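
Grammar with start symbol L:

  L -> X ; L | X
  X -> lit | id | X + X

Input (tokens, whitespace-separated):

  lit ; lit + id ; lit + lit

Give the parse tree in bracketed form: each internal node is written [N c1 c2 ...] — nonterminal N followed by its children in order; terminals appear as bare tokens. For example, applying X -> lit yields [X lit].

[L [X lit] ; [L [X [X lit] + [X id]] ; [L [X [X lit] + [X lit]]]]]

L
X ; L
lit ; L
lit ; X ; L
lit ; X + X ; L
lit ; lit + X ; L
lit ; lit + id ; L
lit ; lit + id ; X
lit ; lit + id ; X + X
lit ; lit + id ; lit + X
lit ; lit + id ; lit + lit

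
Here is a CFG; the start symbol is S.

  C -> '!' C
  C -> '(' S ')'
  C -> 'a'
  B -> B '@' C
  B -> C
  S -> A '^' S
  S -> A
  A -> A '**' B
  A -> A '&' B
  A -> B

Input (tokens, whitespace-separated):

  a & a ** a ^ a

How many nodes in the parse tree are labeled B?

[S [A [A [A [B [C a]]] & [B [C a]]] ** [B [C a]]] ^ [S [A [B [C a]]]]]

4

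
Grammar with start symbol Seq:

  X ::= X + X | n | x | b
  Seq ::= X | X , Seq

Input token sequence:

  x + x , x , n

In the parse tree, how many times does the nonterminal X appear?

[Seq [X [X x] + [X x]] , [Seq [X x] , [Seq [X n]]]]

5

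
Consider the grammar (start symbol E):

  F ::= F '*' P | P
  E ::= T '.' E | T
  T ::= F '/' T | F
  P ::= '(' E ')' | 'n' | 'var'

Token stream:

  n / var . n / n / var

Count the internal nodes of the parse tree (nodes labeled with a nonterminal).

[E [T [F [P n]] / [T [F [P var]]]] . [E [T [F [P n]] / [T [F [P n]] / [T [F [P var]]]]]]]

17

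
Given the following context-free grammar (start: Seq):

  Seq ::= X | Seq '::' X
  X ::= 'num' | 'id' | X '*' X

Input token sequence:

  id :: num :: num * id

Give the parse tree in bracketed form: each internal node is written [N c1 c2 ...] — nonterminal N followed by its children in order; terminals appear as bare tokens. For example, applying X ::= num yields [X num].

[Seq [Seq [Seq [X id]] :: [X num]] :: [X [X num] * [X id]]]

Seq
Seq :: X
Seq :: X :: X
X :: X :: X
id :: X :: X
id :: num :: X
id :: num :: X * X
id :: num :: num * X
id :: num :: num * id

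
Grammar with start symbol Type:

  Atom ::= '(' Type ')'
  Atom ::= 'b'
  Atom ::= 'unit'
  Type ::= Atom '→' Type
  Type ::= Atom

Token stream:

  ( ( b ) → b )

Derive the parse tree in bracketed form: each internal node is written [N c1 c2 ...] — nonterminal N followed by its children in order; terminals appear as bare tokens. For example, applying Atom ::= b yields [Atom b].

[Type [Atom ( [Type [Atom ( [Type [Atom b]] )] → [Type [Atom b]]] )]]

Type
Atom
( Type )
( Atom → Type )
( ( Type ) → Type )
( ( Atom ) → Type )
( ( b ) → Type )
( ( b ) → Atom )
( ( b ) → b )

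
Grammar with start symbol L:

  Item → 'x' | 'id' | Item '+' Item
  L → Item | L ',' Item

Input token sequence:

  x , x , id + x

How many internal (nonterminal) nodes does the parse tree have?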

__________

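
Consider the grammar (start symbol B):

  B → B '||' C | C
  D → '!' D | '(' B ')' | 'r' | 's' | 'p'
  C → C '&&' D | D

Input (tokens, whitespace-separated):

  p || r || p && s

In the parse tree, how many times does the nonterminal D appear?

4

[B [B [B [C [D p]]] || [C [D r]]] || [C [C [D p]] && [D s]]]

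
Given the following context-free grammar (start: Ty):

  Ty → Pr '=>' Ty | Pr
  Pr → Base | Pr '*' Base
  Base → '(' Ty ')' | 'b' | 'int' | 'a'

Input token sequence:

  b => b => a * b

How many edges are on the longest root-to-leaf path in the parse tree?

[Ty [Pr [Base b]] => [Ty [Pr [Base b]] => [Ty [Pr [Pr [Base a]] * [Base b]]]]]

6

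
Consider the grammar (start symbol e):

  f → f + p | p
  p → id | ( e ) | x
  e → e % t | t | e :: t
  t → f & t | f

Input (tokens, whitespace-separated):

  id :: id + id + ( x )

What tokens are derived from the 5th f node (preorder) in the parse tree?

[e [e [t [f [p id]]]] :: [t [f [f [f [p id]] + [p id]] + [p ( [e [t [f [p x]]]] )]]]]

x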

__________

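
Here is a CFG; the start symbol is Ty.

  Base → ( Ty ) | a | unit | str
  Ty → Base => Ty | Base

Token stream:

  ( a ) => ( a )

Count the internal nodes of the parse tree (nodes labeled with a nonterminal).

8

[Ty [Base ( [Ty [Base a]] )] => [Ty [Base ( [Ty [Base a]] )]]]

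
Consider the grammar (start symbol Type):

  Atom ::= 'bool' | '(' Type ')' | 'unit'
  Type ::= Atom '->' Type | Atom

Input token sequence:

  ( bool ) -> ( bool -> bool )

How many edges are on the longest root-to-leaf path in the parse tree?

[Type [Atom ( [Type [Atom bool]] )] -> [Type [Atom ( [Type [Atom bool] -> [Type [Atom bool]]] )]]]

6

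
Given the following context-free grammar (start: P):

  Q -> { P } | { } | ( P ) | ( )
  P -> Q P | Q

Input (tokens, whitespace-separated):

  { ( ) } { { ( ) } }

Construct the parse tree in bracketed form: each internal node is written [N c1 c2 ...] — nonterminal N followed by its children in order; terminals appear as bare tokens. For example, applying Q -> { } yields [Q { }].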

__________

AIM OF THE EXERCISE: When a line in the records contains the string "Given", it counts; state how many lines count, with no other words.

ANSWER TO THE PROBLEM: 3